The lines from the start of the data through the line containing "layer 2 (glacial" are to be reproduced exactly, both ends included.

____

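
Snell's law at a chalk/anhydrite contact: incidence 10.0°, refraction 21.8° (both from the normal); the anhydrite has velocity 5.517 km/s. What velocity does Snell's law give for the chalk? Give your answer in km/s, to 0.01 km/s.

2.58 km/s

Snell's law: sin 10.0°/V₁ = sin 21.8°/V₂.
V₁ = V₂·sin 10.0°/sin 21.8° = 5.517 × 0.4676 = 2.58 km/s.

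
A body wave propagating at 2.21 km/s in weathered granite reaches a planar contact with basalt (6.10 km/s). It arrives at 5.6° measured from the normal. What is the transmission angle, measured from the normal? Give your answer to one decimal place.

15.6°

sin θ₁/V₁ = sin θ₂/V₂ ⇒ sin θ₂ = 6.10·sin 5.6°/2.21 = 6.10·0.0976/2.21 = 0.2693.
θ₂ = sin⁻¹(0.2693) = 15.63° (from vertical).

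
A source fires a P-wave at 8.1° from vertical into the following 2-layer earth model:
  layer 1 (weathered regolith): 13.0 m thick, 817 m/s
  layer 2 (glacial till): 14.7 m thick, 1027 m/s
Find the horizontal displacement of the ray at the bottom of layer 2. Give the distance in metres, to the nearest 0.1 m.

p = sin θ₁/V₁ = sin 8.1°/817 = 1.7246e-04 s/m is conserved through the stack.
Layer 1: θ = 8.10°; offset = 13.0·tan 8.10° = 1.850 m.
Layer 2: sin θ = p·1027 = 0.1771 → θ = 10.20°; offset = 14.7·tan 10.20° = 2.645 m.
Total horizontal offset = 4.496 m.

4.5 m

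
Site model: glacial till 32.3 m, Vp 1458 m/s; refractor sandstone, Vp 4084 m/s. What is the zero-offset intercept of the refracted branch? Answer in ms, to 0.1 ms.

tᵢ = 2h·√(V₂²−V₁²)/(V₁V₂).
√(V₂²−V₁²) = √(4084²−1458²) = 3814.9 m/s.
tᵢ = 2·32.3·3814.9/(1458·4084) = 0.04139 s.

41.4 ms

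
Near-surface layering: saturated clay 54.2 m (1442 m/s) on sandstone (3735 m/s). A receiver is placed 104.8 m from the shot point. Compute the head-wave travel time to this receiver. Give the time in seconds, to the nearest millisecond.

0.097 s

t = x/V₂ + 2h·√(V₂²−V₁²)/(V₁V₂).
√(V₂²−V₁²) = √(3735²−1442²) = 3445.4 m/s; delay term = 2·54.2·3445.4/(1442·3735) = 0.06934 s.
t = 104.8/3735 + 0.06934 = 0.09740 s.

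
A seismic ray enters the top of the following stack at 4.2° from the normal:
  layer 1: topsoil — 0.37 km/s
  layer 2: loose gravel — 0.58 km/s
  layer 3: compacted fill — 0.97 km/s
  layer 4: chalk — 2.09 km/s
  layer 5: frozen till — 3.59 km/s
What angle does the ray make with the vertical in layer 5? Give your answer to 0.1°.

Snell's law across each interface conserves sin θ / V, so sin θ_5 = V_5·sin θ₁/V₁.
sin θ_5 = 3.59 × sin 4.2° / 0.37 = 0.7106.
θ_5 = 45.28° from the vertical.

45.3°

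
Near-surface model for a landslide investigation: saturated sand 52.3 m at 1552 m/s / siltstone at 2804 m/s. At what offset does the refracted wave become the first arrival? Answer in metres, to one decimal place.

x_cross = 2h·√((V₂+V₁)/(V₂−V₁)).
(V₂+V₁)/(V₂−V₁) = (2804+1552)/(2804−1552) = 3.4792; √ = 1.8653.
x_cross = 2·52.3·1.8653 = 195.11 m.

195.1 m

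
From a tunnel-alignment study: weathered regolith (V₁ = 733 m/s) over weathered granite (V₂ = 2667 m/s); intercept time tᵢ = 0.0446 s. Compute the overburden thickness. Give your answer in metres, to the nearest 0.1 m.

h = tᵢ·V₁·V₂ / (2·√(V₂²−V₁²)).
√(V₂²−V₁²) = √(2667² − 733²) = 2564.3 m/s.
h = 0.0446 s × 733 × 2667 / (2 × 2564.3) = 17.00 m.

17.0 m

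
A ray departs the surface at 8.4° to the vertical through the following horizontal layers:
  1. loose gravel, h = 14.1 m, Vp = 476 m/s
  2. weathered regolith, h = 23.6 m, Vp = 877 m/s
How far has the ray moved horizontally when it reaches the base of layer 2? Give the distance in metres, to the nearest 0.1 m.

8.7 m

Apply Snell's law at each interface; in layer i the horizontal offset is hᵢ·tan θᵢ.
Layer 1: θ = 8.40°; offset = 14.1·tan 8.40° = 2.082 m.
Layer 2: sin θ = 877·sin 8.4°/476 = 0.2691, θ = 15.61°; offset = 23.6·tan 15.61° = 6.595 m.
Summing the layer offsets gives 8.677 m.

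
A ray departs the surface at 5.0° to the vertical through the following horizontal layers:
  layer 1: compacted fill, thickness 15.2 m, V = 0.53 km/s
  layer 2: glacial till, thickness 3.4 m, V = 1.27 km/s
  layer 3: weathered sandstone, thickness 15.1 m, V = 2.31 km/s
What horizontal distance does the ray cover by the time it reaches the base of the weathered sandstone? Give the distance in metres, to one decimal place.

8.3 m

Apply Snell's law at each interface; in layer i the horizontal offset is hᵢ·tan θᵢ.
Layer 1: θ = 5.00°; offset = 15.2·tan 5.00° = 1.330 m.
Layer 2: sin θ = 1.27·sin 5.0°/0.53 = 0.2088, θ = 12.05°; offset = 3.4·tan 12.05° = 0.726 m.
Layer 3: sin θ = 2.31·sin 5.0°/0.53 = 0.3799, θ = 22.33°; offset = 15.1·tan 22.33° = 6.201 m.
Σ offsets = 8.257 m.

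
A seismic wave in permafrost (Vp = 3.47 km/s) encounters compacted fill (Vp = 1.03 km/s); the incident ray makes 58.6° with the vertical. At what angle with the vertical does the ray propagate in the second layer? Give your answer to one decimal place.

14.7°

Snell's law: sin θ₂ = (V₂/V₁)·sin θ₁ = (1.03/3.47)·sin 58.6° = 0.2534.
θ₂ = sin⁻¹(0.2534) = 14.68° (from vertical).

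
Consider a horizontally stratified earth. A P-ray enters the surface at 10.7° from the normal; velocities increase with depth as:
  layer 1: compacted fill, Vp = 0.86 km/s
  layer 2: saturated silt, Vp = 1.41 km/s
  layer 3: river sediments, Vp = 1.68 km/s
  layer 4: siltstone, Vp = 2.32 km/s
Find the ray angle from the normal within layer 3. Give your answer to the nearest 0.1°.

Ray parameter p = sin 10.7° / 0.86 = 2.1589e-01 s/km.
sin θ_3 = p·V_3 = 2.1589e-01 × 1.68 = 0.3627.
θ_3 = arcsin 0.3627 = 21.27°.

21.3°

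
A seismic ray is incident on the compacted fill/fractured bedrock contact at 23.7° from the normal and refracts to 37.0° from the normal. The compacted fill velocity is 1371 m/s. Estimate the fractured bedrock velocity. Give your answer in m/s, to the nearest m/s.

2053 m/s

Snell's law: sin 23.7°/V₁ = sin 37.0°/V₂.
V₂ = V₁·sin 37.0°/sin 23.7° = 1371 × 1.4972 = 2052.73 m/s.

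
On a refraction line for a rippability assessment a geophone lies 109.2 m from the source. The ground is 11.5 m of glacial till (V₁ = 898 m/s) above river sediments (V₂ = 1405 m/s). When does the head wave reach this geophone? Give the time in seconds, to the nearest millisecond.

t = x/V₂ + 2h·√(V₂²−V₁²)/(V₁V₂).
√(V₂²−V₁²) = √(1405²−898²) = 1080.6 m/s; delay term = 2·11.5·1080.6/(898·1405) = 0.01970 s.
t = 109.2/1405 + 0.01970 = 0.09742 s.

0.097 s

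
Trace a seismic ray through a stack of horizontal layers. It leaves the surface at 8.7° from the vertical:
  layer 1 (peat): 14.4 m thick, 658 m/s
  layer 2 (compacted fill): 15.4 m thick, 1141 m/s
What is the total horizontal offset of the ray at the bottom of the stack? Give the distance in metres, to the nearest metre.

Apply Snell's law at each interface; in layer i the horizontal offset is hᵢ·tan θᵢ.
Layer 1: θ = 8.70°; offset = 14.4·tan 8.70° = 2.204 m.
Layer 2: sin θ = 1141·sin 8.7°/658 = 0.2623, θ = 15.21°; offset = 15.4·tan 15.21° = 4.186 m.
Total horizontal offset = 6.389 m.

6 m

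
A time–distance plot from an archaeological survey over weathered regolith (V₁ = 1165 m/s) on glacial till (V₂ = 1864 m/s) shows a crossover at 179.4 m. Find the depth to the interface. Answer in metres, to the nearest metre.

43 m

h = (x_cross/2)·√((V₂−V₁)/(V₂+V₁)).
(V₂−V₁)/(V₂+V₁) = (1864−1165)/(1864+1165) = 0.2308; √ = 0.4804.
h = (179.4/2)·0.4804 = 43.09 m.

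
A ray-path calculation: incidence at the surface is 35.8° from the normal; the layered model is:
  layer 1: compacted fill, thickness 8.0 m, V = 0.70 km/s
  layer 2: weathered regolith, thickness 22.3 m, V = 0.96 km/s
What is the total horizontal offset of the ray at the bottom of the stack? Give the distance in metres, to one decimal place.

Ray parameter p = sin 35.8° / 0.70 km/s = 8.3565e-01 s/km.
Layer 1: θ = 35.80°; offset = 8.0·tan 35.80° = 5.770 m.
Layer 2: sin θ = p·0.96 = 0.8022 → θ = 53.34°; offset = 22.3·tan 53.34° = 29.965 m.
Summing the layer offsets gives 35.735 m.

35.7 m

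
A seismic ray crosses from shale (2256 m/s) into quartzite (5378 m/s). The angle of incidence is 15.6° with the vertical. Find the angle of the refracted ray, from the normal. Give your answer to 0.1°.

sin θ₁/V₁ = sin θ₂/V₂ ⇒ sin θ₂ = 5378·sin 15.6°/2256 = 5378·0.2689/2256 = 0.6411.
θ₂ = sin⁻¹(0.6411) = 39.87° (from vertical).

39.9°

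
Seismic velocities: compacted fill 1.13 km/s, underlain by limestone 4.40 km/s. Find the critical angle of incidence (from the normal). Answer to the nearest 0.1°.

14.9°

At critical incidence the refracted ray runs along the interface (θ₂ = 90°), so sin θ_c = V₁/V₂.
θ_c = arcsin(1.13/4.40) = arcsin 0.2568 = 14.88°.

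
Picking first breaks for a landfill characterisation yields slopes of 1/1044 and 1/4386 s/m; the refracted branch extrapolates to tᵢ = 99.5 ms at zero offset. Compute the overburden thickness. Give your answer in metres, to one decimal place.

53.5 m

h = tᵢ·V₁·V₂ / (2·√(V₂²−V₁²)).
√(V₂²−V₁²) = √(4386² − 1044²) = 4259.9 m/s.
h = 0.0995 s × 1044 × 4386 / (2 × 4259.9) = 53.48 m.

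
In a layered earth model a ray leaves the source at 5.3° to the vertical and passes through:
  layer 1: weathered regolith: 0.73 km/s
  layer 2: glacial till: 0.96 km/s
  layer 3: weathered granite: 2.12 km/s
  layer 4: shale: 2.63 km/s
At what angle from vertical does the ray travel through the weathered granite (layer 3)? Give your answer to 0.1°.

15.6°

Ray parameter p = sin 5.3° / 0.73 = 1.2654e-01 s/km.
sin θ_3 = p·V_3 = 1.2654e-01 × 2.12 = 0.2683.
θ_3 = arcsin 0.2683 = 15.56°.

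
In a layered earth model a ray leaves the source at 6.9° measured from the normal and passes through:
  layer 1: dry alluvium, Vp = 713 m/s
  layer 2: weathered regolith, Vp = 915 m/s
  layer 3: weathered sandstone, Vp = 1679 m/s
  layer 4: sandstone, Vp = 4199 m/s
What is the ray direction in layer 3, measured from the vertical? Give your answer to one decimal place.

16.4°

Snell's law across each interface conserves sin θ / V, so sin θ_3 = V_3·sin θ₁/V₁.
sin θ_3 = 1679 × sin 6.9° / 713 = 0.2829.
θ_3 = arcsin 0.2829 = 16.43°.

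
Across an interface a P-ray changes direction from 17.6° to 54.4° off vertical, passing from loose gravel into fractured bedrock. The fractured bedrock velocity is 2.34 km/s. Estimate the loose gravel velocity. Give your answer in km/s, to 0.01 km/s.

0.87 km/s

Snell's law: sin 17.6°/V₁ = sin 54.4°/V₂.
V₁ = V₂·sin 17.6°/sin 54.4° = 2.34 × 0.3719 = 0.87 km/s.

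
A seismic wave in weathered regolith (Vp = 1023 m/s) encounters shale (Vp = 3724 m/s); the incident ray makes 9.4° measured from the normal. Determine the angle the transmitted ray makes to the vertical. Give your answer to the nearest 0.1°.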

____

Response box
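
Snell's law at a chalk/anhydrite contact: incidence 10.0°, refraction 21.8° (both from the normal); the anhydrite has velocity 5.517 km/s. What velocity does Snell's law give for the chalk? Give your answer in km/s, to 0.01 km/s.

2.58 km/s

Snell's law: sin 10.0°/V₁ = sin 21.8°/V₂.
V₁ = V₂·sin 10.0°/sin 21.8° = 5.517 × 0.4676 = 2.58 km/s.

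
A body wave propagating at 2.21 km/s in weathered granite reaches a planar contact with basalt (6.10 km/s). It arrives at 5.6° measured from the normal. What is the transmission angle, measured from the normal? Give your answer to one decimal place.

15.6°

sin θ₁/V₁ = sin θ₂/V₂ ⇒ sin θ₂ = 6.10·sin 5.6°/2.21 = 6.10·0.0976/2.21 = 0.2693.
θ₂ = sin⁻¹(0.2693) = 15.63° (from vertical).

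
A source fires a P-wave at 8.1° from vertical into the following 2-layer earth model:
  layer 1 (weathered regolith): 13.0 m thick, 817 m/s
  layer 2 (glacial till): 14.7 m thick, 1027 m/s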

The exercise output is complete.